Entries taken from a collection:
--------------------------------------------------
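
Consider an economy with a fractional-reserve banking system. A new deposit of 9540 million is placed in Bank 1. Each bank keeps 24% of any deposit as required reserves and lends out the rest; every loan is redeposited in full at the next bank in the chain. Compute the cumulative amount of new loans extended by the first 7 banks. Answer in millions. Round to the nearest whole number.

Bank i lends (1 − rr)^i of the original deposit: Bank 1 lends 9540·0.7600 = 7250.4000, Bank 2 lends 9540·0.7600² = 5510.3040, and so on.
Summing a geometric series: total = 9540·[0.7600·(1 − 0.7600^7) / (1 − 0.7600)] ≈ 25785.6867 million.

25786 million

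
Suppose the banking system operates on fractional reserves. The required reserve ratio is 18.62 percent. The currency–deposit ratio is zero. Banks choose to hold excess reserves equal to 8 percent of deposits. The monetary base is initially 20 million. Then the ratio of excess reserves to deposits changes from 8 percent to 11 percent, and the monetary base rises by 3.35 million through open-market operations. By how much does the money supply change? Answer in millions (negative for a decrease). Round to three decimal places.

3.700 million

Before: m₁ = 1 / (0.1862 + 0.08) ≈ 3.756574, MB₁ = 20, so M₁ = 3.756574 × 20 ≈ 75.1315 million.
After: m₂ = 1 / (0.1862 + 0.11) ≈ 3.376097, MB₂ = 20 + 3.35 = 23.35, so M₂ = 3.376097 × 23.35 ≈ 78.8319 million.
ΔM = M₂ − M₁ = 78.8319 − 75.1315 = 3.7004 million.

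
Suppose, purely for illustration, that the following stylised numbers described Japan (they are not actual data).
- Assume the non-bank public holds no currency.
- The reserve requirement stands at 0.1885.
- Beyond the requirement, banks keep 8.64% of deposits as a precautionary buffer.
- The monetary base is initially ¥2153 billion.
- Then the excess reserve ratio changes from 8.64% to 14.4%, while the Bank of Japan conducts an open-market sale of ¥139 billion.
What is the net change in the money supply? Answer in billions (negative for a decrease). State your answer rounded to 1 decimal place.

-1774.8 billion

Before: m₁ = 1 / (0.1885 + 0.0864) ≈ 3.637686, MB₁ = 2153, so M₁ = 3.637686 × 2153 ≈ 7831.938 billion.
After: m₂ = 1 / (0.1885 + 0.144) ≈ 3.007519, MB₂ = 2153 − 139 = 2014, so M₂ = 3.007519 × 2014 ≈ 6057.1433 billion.
ΔM = M₂ − M₁ = 6057.1433 − 7831.938 = -1774.7947 billion.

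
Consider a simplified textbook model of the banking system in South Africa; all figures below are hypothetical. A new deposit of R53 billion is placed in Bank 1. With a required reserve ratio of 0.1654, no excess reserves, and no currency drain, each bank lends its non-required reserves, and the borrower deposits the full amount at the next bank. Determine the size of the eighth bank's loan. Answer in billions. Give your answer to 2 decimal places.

R12.48 billion

Each bank lends a fraction (1 − rr) = 0.8346 of the deposit it receives, so Bank 8 receives 53·0.8346^7 and lends 53·0.8346^8 ≈ 12.4768 billion.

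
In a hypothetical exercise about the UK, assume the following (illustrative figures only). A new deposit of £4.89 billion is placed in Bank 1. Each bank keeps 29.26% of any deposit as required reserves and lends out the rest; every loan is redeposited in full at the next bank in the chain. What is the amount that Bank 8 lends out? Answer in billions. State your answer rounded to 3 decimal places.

Each bank lends a fraction (1 − rr) = 0.7074 of the deposit it receives, so Bank 8 receives 4.89·0.7074^7 and lends 4.89·0.7074^8 ≈ 0.3066 billion.

£0.307 billion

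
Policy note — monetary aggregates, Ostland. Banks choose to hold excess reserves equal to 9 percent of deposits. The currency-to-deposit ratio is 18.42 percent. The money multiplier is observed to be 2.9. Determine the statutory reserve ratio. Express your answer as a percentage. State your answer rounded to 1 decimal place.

13.4%

Using m = 2.9. Since m = (1 + c)/(c + rr + e), the denominator satisfies c + rr + e = (1 + c)/m = (1 + 0.1842) / 2.9 ≈ 0.408345.
With c = 0.1842 and e = 0.09, the statutory reserve ratio is 0.408345 − 0.1842 − 0.09 = 0.134145.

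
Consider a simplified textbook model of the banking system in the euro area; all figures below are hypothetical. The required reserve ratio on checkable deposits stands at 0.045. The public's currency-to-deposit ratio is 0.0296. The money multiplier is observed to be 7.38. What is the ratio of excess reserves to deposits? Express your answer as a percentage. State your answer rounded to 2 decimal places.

6.49%

Using m = 7.38. Since m = (1 + c)/(c + rr + e), the denominator satisfies c + rr + e = (1 + c)/m = (1 + 0.0296) / 7.38 ≈ 0.139512.
With c = 0.0296 and rr = 0.045, the ratio of excess reserves to deposits is 0.139512 − 0.0296 − 0.045 = 0.064912.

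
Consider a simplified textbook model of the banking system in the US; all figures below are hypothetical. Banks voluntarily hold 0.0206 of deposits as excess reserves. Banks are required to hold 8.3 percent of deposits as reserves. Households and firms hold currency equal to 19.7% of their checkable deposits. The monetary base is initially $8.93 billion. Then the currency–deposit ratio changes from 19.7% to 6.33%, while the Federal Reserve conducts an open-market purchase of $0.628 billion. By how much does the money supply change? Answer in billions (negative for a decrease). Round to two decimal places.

$25.33 billion

Before: m₁ = (1 + 0.197) / (0.083 + 0.0206 + 0.197) ≈ 3.9820, MB₁ = 8.93, so M₁ = 3.9820 × 8.93 ≈ 35.5593 billion.
After: m₂ = (1 + 0.0633) / (0.083 + 0.0206 + 0.0633) ≈ 6.3709, MB₂ = 8.93 + 0.628 = 9.558, so M₂ = 6.3709 × 9.558 ≈ 60.8931 billion.
ΔM = M₂ − M₁ = 60.8931 − 35.5593 = 25.3338 billion.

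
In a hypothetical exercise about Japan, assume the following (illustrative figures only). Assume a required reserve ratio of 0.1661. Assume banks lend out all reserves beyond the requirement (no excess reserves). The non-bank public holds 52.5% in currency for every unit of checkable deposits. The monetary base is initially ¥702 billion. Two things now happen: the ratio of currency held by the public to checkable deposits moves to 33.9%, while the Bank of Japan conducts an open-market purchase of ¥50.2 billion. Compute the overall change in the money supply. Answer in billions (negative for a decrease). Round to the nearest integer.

¥445 billion

Before: m₁ = (1 + 0.525) / (0.1661 + 0.525) ≈ 2.2066, MB₁ = 702, so M₁ = 2.2066 × 702 = 1549.0332 billion.
After: m₂ = (1 + 0.339) / (0.1661 + 0.339) ≈ 2.6510, MB₂ = 702 + 50.2 = 752.2, so M₂ = 2.6510 × 752.2 = 1994.0822 billion.
ΔM = M₂ − M₁ = 1994.0822 − 1549.0332 = 445.049 billion.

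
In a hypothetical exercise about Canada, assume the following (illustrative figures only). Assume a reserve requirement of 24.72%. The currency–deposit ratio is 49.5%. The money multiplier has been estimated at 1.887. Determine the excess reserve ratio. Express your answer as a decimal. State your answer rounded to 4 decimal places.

0.0501

Using m = 1.887. Since m = (1 + c)/(c + rr + e), the denominator satisfies c + rr + e = (1 + c)/m = (1 + 0.495) / 1.887 ≈ 0.792263.
With c = 0.495 and rr = 0.2472, the excess reserve ratio is 0.792263 − 0.495 − 0.2472 = 0.050063.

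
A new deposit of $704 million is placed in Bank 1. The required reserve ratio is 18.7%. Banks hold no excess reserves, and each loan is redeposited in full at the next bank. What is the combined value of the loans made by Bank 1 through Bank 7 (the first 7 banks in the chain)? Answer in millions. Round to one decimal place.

Bank i lends (1 − rr)^i of the original deposit: Bank 1 lends 704·0.8130 = 572.3520, Bank 2 lends 704·0.8130² ≈ 465.3222, and so on.
Summing a geometric series: total = 704·[0.8130·(1 − 0.8130^7) / (1 − 0.8130)] ≈ 2342.1585 million.

$2342.2 million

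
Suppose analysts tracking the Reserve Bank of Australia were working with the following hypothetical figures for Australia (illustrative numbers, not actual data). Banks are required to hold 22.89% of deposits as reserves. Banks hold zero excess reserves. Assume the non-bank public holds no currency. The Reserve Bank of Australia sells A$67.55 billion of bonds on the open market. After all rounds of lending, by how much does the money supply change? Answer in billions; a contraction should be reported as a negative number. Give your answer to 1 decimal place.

-295.1 billion

The simple money multiplier is m = 1/rr = 1/0.2289 ≈ 4.3687.
An open-market sale reduces the monetary base by 67.55 billion, so ΔM = m × ΔMB = 4.3687 × (−67.55) ≈ -295.1057 billion.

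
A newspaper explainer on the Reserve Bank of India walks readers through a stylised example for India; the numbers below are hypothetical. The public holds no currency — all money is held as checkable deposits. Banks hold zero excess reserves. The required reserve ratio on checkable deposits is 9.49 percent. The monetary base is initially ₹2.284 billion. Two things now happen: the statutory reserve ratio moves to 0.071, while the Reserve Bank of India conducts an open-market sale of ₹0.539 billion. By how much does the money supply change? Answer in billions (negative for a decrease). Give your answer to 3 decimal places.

Before: m₁ = 1 / (0.0949) ≈ 10.53741, MB₁ = 2.284, so M₁ = 10.53741 × 2.284 ≈ 24.0674 billion.
After: m₂ = 1 / (0.071) ≈ 14.08451, MB₂ = 2.284 − 0.539 = 1.745, so M₂ = 14.08451 × 1.745 ≈ 24.5775 billion.
ΔM = M₂ − M₁ = 24.5775 − 24.0674 = 0.5101 billion.

₹0.510 billion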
--------------------------------------------------
> _What is expected_
Among the records above, only the lines between the line holding "- Beyond the" and the line holding "- Then the excess", inclusive, are to be output, exactly as written.

> _Response to this task_
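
- Beyond the requirement, banks keep 8.64% of deposits as a precautionary buffer.
- The monetary base is initially ¥2153 billion.
- Then the excess reserve ratio changes from 8.64% to 14.4%, while the Bank of Japan conducts an open-market sale of ¥139 billion.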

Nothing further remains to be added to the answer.